Stored items:
________________________________________

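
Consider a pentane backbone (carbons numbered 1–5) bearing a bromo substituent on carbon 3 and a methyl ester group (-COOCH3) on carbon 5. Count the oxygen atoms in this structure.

Atom tally by fragment:
  CH3 → C:1 H:3
  CH2 → C:1 H:2
  CH(Br) → C:1 H:1 Br:1
  CH2 → C:1 H:2
  CH2COOCH3 → C:3 H:5 O:2
Element totals:
  C: 7
  H: 13
  Br: 1
  O: 2

2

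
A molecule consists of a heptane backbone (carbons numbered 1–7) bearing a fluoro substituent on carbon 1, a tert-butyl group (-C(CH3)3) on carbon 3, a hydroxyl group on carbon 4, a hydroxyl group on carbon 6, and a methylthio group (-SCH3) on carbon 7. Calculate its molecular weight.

252.39 g/mol

Atom tally by fragment:
  FCH2 → C:1 H:2 F:1
  CH2 → C:1 H:2
  CH(C(CH3)3) → C:5 H:10
  CH(OH) → C:1 H:2 O:1
  CH2 → C:1 H:2
  CH(OH) → C:1 H:2 O:1
  CH2SCH3 → C:2 H:5 S:1
Element totals:
  C: 12
  H: 25
  F: 1
  O: 2
  S: 1
Molecular formula: C12H25FO2S.
  M = 12(12.011) + 25(1.008) + 18.998 + 2(15.999) + 32.06
    = 144.132 + 25.200 + 18.998 + 31.998 + 32.060 = 252.388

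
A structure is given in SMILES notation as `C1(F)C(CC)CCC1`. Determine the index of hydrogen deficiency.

1

Atom tally by fragment:
  cyclopentane ring core → C:5 H:10
  (− 2 ring H displaced by substituents)
  + F → F:1
  + C2H5 → C:2 H:5
Element totals:
  C: 7
  H: 13
  F: 1
Molecular formula: C7H13F.
DoU = (2C + 2 + N − H − X) / 2 = (2·7 + 2 + 0 − 13 − 1) / 2 = 1.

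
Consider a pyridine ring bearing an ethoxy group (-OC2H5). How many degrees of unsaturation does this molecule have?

4

Atom tally by fragment:
  pyridine ring core → C:5 H:5 N:1
  (− 1 ring H displaced by substituents)
  + OC2H5 → C:2 H:5 O:1
Element totals:
  C: 7
  H: 9
  N: 1
  O: 1
Molecular formula: C7H9NO.
DoU = (2C + 2 + N − H − X) / 2 = (2·7 + 2 + 1 − 9 − 0) / 2 = 4.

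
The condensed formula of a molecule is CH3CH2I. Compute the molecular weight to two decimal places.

155.97 g/mol

Atom tally by fragment:
  CH3 → C:1 H:3
  CH2I → C:1 H:2 I:1
Element totals:
  C: 2
  H: 5
  I: 1
Molecular formula: C2H5I.
  M = 2(12.011) + 5(1.008) + 126.904
    = 24.022 + 5.040 + 126.904 = 155.966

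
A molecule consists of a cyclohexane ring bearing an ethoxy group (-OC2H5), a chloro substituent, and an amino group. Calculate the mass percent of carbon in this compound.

54.08%

Atom tally by fragment:
  cyclohexane ring core → C:6 H:12
  (− 3 ring H displaced by substituents)
  + OC2H5 → C:2 H:5 O:1
  + Cl → Cl:1
  + NH2 → N:1 H:2
Element totals:
  C: 8
  H: 16
  Cl: 1
  N: 1
  O: 1
Molecular formula: C8H16ClNO.
Molar mass = 177.672 g/mol.
Mass from C: 8 × 12.011 = 96.088 g/mol.
%C = 96.088 / 177.672 × 100 = 54.08%.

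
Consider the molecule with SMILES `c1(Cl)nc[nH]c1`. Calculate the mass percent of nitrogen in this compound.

27.33%

Atom tally by fragment:
  imidazole ring core → C:3 H:4 N:2
  (− 1 ring H displaced by substituents)
  + Cl → Cl:1
Element totals:
  C: 3
  H: 3
  Cl: 1
  N: 2
Molecular formula: C3H3ClN2.
Molar mass = 102.521 g/mol.
Mass from N: 2 × 14.007 = 28.014 g/mol.
%N = 28.014 / 102.521 × 100 = 27.33%.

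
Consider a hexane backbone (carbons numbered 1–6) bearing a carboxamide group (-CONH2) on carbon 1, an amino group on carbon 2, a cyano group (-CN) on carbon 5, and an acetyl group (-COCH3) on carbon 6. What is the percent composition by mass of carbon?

Atom tally by fragment:
  H2NOCCH2 → C:2 H:4 O:1 N:1
  CH(NH2) → C:1 H:3 N:1
  CH2 → C:1 H:2
  CH2 → C:1 H:2
  CH(CN) → C:2 H:1 N:1
  CH2COCH3 → C:3 H:5 O:1
Element totals:
  C: 10
  H: 17
  N: 3
  O: 2
Molecular formula: C10H17N3O2.
Molar mass = 211.265 g/mol.
Mass from C: 10 × 12.011 = 120.110 g/mol.
%C = 120.110 / 211.265 × 100 = 56.85%.

56.85%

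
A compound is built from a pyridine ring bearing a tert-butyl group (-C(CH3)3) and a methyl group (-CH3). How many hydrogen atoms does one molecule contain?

Atom tally by fragment:
  pyridine ring core → C:5 H:5 N:1
  (− 2 ring H displaced by substituents)
  + C(CH3)3 → C:4 H:9
  + CH3 → C:1 H:3
Element totals:
  C: 10
  H: 15
  N: 1

15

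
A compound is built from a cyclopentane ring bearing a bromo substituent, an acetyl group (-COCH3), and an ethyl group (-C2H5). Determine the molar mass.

Atom tally by fragment:
  cyclopentane ring core → C:5 H:10
  (− 3 ring H displaced by substituents)
  + Br → Br:1
  + COCH3 → C:2 H:3 O:1
  + C2H5 → C:2 H:5
Element totals:
  C: 9
  H: 15
  Br: 1
  O: 1
Molecular formula: C9H15BrO.
  M = 9(12.011) + 15(1.008) + 79.904 + 15.999
    = 108.099 + 15.120 + 79.904 + 15.999 = 219.122

219.12 g/mol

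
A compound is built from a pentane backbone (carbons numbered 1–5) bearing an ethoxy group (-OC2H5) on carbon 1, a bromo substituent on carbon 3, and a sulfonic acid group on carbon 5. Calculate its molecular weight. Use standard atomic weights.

275.16 g/mol

Atom tally by fragment:
  C2H5OCH2 → C:3 H:7 O:1
  CH2 → C:1 H:2
  CH(Br) → C:1 H:1 Br:1
  CH2 → C:1 H:2
  CH2SO3H → C:1 H:3 S:1 O:3
Element totals:
  C: 7
  H: 15
  Br: 1
  O: 4
  S: 1
Molecular formula: C7H15BrO4S.
  M = 7(12.011) + 15(1.008) + 79.904 + 4(15.999) + 32.06
    = 84.077 + 15.120 + 79.904 + 63.996 + 32.060 = 275.157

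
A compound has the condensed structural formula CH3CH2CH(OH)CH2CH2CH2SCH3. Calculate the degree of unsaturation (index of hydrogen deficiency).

0

Element totals:
  C: 7
  H: 16
  O: 1
  S: 1
Molecular formula: C7H16OS.
DoU = (2C + 2 + N − H − X) / 2 = (2·7 + 2 + 0 − 16 − 0) / 2 = 0.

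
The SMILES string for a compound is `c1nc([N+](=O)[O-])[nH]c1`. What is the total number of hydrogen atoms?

3

Atom tally by fragment:
  imidazole ring core → C:3 H:4 N:2
  (− 1 ring H displaced by substituents)
  + NO2 → N:1 O:2
Element totals:
  C: 3
  H: 3
  N: 3
  O: 2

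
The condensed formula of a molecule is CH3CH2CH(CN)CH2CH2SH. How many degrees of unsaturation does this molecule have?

2

Atom tally by fragment:
  CH3 → C:1 H:3
  CH2 → C:1 H:2
  CH(CN) → C:2 H:1 N:1
  CH2 → C:1 H:2
  CH2SH → C:1 H:3 S:1
Element totals:
  C: 6
  H: 11
  N: 1
  S: 1
Molecular formula: C6H11NS.
DoU = (2C + 2 + N − H − X) / 2 = (2·6 + 2 + 1 − 11 − 0) / 2 = 2.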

________________________________________

Put down each entry again, unchanged and complete.

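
Consider a pentane backbone (carbons numbered 1–5) bearing a bromo substituent on carbon 3 and a methyl ester group (-COOCH3) on carbon 5. Count the oxygen atoms in this structure.

Atom tally by fragment:
  CH3 → C:1 H:3
  CH2 → C:1 H:2
  CH(Br) → C:1 H:1 Br:1
  CH2 → C:1 H:2
  CH2COOCH3 → C:3 H:5 O:2
Element totals:
  C: 7
  H: 13
  Br: 1
  O: 2

2

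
A molecule consists of a heptane backbone (carbons numbered 1–7) bearing a fluoro substituent on carbon 1, a tert-butyl group (-C(CH3)3) on carbon 3, a hydroxyl group on carbon 4, a hydroxyl group on carbon 6, and a methylthio group (-SCH3) on carbon 7. Calculate its molecular weight.

252.39 g/mol

Atom tally by fragment:
  FCH2 → C:1 H:2 F:1
  CH2 → C:1 H:2
  CH(C(CH3)3) → C:5 H:10
  CH(OH) → C:1 H:2 O:1
  CH2 → C:1 H:2
  CH(OH) → C:1 H:2 O:1
  CH2SCH3 → C:2 H:5 S:1
Element totals:
  C: 12
  H: 25
  F: 1
  O: 2
  S: 1
Molecular formula: C12H25FO2S.
  M = 12(12.011) + 25(1.008) + 18.998 + 2(15.999) + 32.06
    = 144.132 + 25.200 + 18.998 + 31.998 + 32.060 = 252.388

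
A structure is given in SMILES notation as `C1(F)C(CC)CCC1`. Determine the index of hydrogen deficiency.

1

Atom tally by fragment:
  cyclopentane ring core → C:5 H:10
  (− 2 ring H displaced by substituents)
  + F → F:1
  + C2H5 → C:2 H:5
Element totals:
  C: 7
  H: 13
  F: 1
Molecular formula: C7H13F.
DoU = (2C + 2 + N − H − X) / 2 = (2·7 + 2 + 0 − 13 − 1) / 2 = 1.

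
Consider a pyridine ring bearing an ethoxy group (-OC2H5). How many degrees of unsaturation does this molecule have?

4

Atom tally by fragment:
  pyridine ring core → C:5 H:5 N:1
  (− 1 ring H displaced by substituents)
  + OC2H5 → C:2 H:5 O:1
Element totals:
  C: 7
  H: 9
  N: 1
  O: 1
Molecular formula: C7H9NO.
DoU = (2C + 2 + N − H − X) / 2 = (2·7 + 2 + 1 − 9 − 0) / 2 = 4.

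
The condensed formula of a molecule is CH3CH2I. Compute the molecular weight to two decimal places.

155.97 g/mol

Atom tally by fragment:
  CH3 → C:1 H:3
  CH2I → C:1 H:2 I:1
Element totals:
  C: 2
  H: 5
  I: 1
Molecular formula: C2H5I.
  M = 2(12.011) + 5(1.008) + 126.904
    = 24.022 + 5.040 + 126.904 = 155.966

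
A molecule consists of a cyclohexane ring bearing an ethoxy group (-OC2H5), a chloro substituent, and an amino group. Calculate the mass percent of carbon in this compound.

54.08%

Atom tally by fragment:
  cyclohexane ring core → C:6 H:12
  (− 3 ring H displaced by substituents)
  + OC2H5 → C:2 H:5 O:1
  + Cl → Cl:1
  + NH2 → N:1 H:2
Element totals:
  C: 8
  H: 16
  Cl: 1
  N: 1
  O: 1
Molecular formula: C8H16ClNO.
Molar mass = 177.672 g/mol.
Mass from C: 8 × 12.011 = 96.088 g/mol.
%C = 96.088 / 177.672 × 100 = 54.08%.

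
Consider the molecule with SMILES `c1(Cl)nc[nH]c1`. Calculate the mass percent of nitrogen in this compound.

27.33%

Atom tally by fragment:
  imidazole ring core → C:3 H:4 N:2
  (− 1 ring H displaced by substituents)
  + Cl → Cl:1
Element totals:
  C: 3
  H: 3
  Cl: 1
  N: 2
Molecular formula: C3H3ClN2.
Molar mass = 102.521 g/mol.
Mass from N: 2 × 14.007 = 28.014 g/mol.
%N = 28.014 / 102.521 × 100 = 27.33%.

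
Consider a hexane backbone (carbons numbered 1–6) bearing a carboxamide group (-CONH2) on carbon 1, an amino group on carbon 2, a cyano group (-CN) on carbon 5, and an acetyl group (-COCH3) on carbon 6. What is the percent composition by mass of carbon?

Atom tally by fragment:
  H2NOCCH2 → C:2 H:4 O:1 N:1
  CH(NH2) → C:1 H:3 N:1
  CH2 → C:1 H:2
  CH2 → C:1 H:2
  CH(CN) → C:2 H:1 N:1
  CH2COCH3 → C:3 H:5 O:1
Element totals:
  C: 10
  H: 17
  N: 3
  O: 2
Molecular formula: C10H17N3O2.
Molar mass = 211.265 g/mol.
Mass from C: 10 × 12.011 = 120.110 g/mol.
%C = 120.110 / 211.265 × 100 = 56.85%.

56.85%

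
A compound is built from a pyridine ring bearing a tert-butyl group (-C(CH3)3) and a methyl group (-CH3). How many hydrogen atoms does one molecule contain?

Atom tally by fragment:
  pyridine ring core → C:5 H:5 N:1
  (− 2 ring H displaced by substituents)
  + C(CH3)3 → C:4 H:9
  + CH3 → C:1 H:3
Element totals:
  C: 10
  H: 15
  N: 1

15

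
A compound is built from a cyclopentane ring bearing a bromo substituent, an acetyl group (-COCH3), and an ethyl group (-C2H5). Determine the molar mass.

Atom tally by fragment:
  cyclopentane ring core → C:5 H:10
  (− 3 ring H displaced by substituents)
  + Br → Br:1
  + COCH3 → C:2 H:3 O:1
  + C2H5 → C:2 H:5
Element totals:
  C: 9
  H: 15
  Br: 1
  O: 1
Molecular formula: C9H15BrO.
  M = 9(12.011) + 15(1.008) + 79.904 + 15.999
    = 108.099 + 15.120 + 79.904 + 15.999 = 219.122

219.12 g/mol

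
A compound is built from a pentane backbone (carbons numbered 1–5) bearing an ethoxy group (-OC2H5) on carbon 1, a bromo substituent on carbon 3, and a sulfonic acid group on carbon 5. Calculate its molecular weight. Use standard atomic weights.

275.16 g/mol

Atom tally by fragment:
  C2H5OCH2 → C:3 H:7 O:1
  CH2 → C:1 H:2
  CH(Br) → C:1 H:1 Br:1
  CH2 → C:1 H:2
  CH2SO3H → C:1 H:3 S:1 O:3
Element totals:
  C: 7
  H: 15
  Br: 1
  O: 4
  S: 1
Molecular formula: C7H15BrO4S.
  M = 7(12.011) + 15(1.008) + 79.904 + 4(15.999) + 32.06
    = 84.077 + 15.120 + 79.904 + 63.996 + 32.060 = 275.157

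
A compound has the condensed structural formula CH3CH2CH(OH)CH2CH2CH2SCH3. Calculate the degree of unsaturation (index of hydrogen deficiency).

0

Element totals:
  C: 7
  H: 16
  O: 1
  S: 1
Molecular formula: C7H16OS.
DoU = (2C + 2 + N − H − X) / 2 = (2·7 + 2 + 0 − 16 − 0) / 2 = 0.

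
The SMILES string for a compound is `c1nc([N+](=O)[O-])[nH]c1`. What is the total number of hydrogen atoms?

3

Atom tally by fragment:
  imidazole ring core → C:3 H:4 N:2
  (− 1 ring H displaced by substituents)
  + NO2 → N:1 O:2
Element totals:
  C: 3
  H: 3
  N: 3
  O: 2

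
The condensed formula of a molecule is CH3CH2CH(CN)CH2CH2SH. How many degrees of unsaturation does this molecule have?

2

Atom tally by fragment:
  CH3 → C:1 H:3
  CH2 → C:1 H:2
  CH(CN) → C:2 H:1 N:1
  CH2 → C:1 H:2
  CH2SH → C:1 H:3 S:1
Element totals:
  C: 6
  H: 11
  N: 1
  S: 1
Molecular formula: C6H11NS.
DoU = (2C + 2 + N − H − X) / 2 = (2·6 + 2 + 1 − 11 − 0) / 2 = 2.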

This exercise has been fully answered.